-- Opening Marker --

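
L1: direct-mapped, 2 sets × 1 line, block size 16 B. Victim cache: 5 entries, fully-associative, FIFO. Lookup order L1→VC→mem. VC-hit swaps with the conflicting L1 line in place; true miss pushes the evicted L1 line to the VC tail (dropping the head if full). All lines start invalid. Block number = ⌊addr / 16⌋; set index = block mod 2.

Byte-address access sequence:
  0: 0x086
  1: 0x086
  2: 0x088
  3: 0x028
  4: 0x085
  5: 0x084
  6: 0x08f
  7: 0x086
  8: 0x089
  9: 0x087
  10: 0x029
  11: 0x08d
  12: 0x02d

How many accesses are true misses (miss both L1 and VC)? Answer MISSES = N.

  [0] addr=0x86 blk=8 s=0: MISS | VC []
  [1] addr=0x86 blk=8 s=0: L1-HIT | VC []
  [2] addr=0x88 blk=8 s=0: L1-HIT | VC []
  [3] addr=0x28 blk=2 s=0: MISS | VC [8]
  [4] addr=0x85 blk=8 s=0: VC-HIT | VC [2]
  [5] addr=0x84 blk=8 s=0: L1-HIT | VC [2]
  [6] addr=0x8f blk=8 s=0: L1-HIT | VC [2]
  [7] addr=0x86 blk=8 s=0: L1-HIT | VC [2]
  [8] addr=0x89 blk=8 s=0: L1-HIT | VC [2]
  [9] addr=0x87 blk=8 s=0: L1-HIT | VC [2]
  [10] addr=0x29 blk=2 s=0: VC-HIT | VC [8]
  [11] addr=0x8d blk=8 s=0: VC-HIT | VC [2]
  [12] addr=0x2d blk=2 s=0: VC-HIT | VC [8]

MISSES = 2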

-- Closing Marker --

» YOUR ASSIGNMENT
Set the data down again in full, exactly as given.

» SOLVED EXERCISE
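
L1: direct-mapped, 2 sets × 1 line, block size 16 B. Victim cache: 5 entries, fully-associative, FIFO. Lookup order L1→VC→mem. VC-hit swaps with the conflicting L1 line in place; true miss pushes the evicted L1 line to the VC tail (dropping the head if full). All lines start invalid. Block number = ⌊addr / 16⌋; set index = block mod 2.

Byte-address access sequence:
  0: 0x086
  1: 0x086
  2: 0x088
  3: 0x028
  4: 0x085
  5: 0x084
  6: 0x08f
  7: 0x086
  8: 0x089
  9: 0x087
  10: 0x029
  11: 0x08d
  12: 0x02d

How many accesses are true misses (miss both L1 and VC)? Answer MISSES = N.

  [0] addr=0x86 blk=8 s=0: MISS | VC []
  [1] addr=0x86 blk=8 s=0: L1-HIT | VC []
  [2] addr=0x88 blk=8 s=0: L1-HIT | VC []
  [3] addr=0x28 blk=2 s=0: MISS | VC [8]
  [4] addr=0x85 blk=8 s=0: VC-HIT | VC [2]
  [5] addr=0x84 blk=8 s=0: L1-HIT | VC [2]
  [6] addr=0x8f blk=8 s=0: L1-HIT | VC [2]
  [7] addr=0x86 blk=8 s=0: L1-HIT | VC [2]
  [8] addr=0x89 blk=8 s=0: L1-HIT | VC [2]
  [9] addr=0x87 blk=8 s=0: L1-HIT | VC [2]
  [10] addr=0x29 blk=2 s=0: VC-HIT | VC [8]
  [11] addr=0x8d blk=8 s=0: VC-HIT | VC [2]
  [12] addr=0x2d blk=2 s=0: VC-HIT | VC [8]

MISSES = 2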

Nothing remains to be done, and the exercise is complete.